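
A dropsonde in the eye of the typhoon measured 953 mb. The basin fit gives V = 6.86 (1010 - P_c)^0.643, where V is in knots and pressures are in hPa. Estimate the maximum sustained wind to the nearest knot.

ΔP = 1010 − 953 = 57 mb.
57^0.643 ≈ 13.459.
V ≈ 6.86 × 13.459 ≈ 92.3 kt.

92 kt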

○ ○ ○ ○ ○ ○ ○

WORK TO BE COMPLETED —
The records above should be repeated in full, exactly as given.

OUTPUT —
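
A dropsonde in the eye of the typhoon measured 953 mb. The basin fit gives V = 6.86 (1010 - P_c)^0.643, where V is in knots and pressures are in hPa. Estimate the maximum sustained wind to the nearest knot.

ΔP = 1010 − 953 = 57 mb.
57^0.643 ≈ 13.459.
V ≈ 6.86 × 13.459 ≈ 92.3 kt.

92 kt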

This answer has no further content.